━━━ Entries provided
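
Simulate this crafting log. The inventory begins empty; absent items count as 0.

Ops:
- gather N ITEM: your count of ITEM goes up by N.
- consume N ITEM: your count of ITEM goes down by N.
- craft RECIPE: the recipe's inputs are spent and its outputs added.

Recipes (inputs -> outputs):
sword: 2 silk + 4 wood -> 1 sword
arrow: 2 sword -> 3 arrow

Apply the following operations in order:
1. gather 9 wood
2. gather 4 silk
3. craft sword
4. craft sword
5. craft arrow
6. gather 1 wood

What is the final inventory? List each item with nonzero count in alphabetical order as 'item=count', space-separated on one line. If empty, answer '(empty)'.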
━━━━━━
:: Action item ::
Word for word, copy out all of the data shown above.

:: Answer for this exercise ::
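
Simulate this crafting log. The inventory begins empty; absent items count as 0.

Ops:
- gather N ITEM: your count of ITEM goes up by N.
- consume N ITEM: your count of ITEM goes down by N.
- craft RECIPE: the recipe's inputs are spent and its outputs added.

Recipes (inputs -> outputs):
sword: 2 silk + 4 wood -> 1 sword
arrow: 2 sword -> 3 arrow

Apply the following operations in order:
1. gather 9 wood
2. gather 4 silk
3. craft sword
4. craft sword
5. craft arrow
6. gather 1 wood

What is the final inventory? List each item with nonzero count in alphabetical order as 'item=count', space-separated on one line. If empty, answer '(empty)'.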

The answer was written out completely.